**TASK STATEMENT**
Return exactly the lines that run from the one with "A program has" to the last line of the entries below, both included, and nothing else.

**DATA PROVIDED**
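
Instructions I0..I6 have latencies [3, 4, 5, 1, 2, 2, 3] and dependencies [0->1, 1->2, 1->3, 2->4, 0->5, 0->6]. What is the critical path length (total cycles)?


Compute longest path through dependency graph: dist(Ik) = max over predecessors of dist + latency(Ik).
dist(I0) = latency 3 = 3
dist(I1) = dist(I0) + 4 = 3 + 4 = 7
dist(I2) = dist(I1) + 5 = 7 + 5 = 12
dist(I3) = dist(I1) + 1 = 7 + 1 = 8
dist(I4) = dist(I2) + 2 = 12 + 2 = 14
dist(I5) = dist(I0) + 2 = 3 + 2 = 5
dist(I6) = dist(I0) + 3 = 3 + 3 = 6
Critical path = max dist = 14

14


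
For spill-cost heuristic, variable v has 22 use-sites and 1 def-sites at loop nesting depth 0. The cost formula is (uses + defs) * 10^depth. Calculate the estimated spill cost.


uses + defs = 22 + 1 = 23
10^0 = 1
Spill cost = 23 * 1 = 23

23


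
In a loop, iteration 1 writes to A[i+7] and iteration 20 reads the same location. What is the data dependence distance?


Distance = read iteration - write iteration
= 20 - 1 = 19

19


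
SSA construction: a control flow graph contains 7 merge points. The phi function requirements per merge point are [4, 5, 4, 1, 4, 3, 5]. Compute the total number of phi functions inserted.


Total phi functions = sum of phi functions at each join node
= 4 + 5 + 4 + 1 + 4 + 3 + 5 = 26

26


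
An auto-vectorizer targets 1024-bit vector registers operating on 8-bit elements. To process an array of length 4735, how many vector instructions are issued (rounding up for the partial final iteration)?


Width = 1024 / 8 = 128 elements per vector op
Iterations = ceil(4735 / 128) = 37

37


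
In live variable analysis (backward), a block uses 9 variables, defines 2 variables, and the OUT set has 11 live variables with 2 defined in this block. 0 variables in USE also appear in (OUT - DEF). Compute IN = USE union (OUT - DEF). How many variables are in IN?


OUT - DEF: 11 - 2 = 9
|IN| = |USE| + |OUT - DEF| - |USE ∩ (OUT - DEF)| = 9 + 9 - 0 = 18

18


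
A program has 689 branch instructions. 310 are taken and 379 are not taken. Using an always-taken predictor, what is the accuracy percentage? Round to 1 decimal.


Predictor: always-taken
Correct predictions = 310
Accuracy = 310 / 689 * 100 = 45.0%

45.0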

**OUTPUT BELOW**
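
A program has 689 branch instructions. 310 are taken and 379 are not taken. Using an always-taken predictor, what is the accuracy percentage? Round to 1 decimal.


Predictor: always-taken
Correct predictions = 310
Accuracy = 310 / 689 * 100 = 45.0%

45.0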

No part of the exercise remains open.